§ **WHAT THE TASK ASKS**: For this exercise, report every line of the material that includes "triangle".
##########
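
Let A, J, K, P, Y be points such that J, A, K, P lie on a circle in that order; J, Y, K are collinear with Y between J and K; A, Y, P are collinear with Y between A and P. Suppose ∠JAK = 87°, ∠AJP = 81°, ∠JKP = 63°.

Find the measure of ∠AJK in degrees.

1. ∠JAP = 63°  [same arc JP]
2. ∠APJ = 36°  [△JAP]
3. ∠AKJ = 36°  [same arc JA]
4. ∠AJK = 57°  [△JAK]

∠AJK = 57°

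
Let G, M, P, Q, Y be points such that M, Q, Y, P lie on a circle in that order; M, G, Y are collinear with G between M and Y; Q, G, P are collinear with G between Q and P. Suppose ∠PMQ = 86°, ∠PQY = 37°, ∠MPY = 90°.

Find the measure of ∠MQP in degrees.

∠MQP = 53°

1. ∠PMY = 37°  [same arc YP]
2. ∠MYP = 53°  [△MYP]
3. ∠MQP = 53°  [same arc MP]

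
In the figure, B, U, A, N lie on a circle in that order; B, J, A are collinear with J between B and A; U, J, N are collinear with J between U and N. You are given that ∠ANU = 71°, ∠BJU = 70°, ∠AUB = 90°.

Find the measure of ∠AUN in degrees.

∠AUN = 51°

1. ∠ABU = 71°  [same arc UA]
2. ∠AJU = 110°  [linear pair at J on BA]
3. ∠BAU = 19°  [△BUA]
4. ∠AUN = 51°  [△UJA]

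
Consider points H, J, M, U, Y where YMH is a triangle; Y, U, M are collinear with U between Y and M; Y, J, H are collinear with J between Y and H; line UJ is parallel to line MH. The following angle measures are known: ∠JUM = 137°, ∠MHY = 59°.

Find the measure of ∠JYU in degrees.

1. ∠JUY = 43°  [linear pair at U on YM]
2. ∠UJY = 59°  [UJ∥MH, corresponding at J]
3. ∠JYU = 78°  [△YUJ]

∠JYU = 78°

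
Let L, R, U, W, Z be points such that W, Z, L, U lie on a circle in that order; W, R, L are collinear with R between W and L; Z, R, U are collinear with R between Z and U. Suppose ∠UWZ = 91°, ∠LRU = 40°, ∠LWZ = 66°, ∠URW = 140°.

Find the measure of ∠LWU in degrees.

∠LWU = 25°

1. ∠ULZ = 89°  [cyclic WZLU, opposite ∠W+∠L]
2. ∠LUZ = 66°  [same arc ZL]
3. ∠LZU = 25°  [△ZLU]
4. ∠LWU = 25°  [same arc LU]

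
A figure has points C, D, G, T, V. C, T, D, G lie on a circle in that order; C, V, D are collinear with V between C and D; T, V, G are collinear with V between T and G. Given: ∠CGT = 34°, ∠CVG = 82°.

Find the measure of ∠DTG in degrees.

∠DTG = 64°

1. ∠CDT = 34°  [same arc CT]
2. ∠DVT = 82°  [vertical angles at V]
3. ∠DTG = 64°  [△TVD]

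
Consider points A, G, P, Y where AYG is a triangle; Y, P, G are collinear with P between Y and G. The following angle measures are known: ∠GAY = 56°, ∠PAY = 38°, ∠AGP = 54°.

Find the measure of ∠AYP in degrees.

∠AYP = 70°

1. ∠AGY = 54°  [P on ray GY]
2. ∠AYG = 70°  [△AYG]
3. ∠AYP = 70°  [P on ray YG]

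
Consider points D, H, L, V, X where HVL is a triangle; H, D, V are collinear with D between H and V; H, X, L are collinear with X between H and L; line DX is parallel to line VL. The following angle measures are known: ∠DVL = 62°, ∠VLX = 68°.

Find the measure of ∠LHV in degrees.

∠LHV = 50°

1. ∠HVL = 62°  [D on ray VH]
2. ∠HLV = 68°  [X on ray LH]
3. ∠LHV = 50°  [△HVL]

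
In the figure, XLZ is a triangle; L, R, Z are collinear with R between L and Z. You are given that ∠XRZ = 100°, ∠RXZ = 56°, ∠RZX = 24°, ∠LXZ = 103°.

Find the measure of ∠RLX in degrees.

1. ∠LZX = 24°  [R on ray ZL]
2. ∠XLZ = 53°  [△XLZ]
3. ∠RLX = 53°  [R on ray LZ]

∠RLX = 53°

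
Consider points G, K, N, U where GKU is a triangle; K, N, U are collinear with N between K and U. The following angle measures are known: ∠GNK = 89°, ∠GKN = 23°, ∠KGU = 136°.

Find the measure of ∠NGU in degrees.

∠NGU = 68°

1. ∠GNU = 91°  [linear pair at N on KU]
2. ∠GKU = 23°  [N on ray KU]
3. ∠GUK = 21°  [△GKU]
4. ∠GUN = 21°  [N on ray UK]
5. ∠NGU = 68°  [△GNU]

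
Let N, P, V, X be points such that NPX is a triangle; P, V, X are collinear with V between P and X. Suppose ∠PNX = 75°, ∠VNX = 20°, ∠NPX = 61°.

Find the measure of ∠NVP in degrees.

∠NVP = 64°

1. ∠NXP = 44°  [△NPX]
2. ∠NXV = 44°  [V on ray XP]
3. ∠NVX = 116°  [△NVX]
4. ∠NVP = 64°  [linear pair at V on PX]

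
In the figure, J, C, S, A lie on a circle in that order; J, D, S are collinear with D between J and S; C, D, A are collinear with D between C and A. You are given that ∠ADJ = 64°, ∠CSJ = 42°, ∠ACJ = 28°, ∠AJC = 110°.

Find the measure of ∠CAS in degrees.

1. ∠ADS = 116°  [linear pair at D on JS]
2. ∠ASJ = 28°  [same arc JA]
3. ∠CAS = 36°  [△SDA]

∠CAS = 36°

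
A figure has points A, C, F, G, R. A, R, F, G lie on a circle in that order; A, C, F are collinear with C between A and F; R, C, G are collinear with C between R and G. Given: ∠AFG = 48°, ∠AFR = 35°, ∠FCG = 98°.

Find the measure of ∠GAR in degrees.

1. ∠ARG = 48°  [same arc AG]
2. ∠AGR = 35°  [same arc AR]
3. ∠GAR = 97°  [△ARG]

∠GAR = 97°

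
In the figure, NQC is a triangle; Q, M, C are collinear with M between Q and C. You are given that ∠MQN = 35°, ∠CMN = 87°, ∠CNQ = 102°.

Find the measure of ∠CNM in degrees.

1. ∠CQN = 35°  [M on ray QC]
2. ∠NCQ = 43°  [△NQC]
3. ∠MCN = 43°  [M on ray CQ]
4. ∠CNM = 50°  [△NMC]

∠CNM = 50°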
##########
§ **ANSWER SECTION**:
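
Consider points H, J, M, U, Y where YMH is a triangle; Y, U, M are collinear with U between Y and M; Y, J, H are collinear with J between Y and H; line UJ is parallel to line MH. The following angle measures are known: ∠JUM = 137°, ∠MHY = 59°.
Consider points A, G, P, Y where AYG is a triangle; Y, P, G are collinear with P between Y and G. The following angle measures are known: ∠GAY = 56°, ∠PAY = 38°, ∠AGP = 54°.
Consider points D, H, L, V, X where HVL is a triangle; H, D, V are collinear with D between H and V; H, X, L are collinear with X between H and L; line DX is parallel to line VL. The following angle measures are known: ∠DVL = 62°, ∠VLX = 68°.
In the figure, XLZ is a triangle; L, R, Z are collinear with R between L and Z. You are given that ∠XRZ = 100°, ∠RXZ = 56°, ∠RZX = 24°, ∠LXZ = 103°.
Consider points G, K, N, U where GKU is a triangle; K, N, U are collinear with N between K and U. The following angle measures are known: ∠GNK = 89°, ∠GKN = 23°, ∠KGU = 136°.
Let N, P, V, X be points such that NPX is a triangle; P, V, X are collinear with V between P and X. Suppose ∠PNX = 75°, ∠VNX = 20°, ∠NPX = 61°.
In the figure, NQC is a triangle; Q, M, C are collinear with M between Q and C. You are given that ∠MQN = 35°, ∠CMN = 87°, ∠CNQ = 102°.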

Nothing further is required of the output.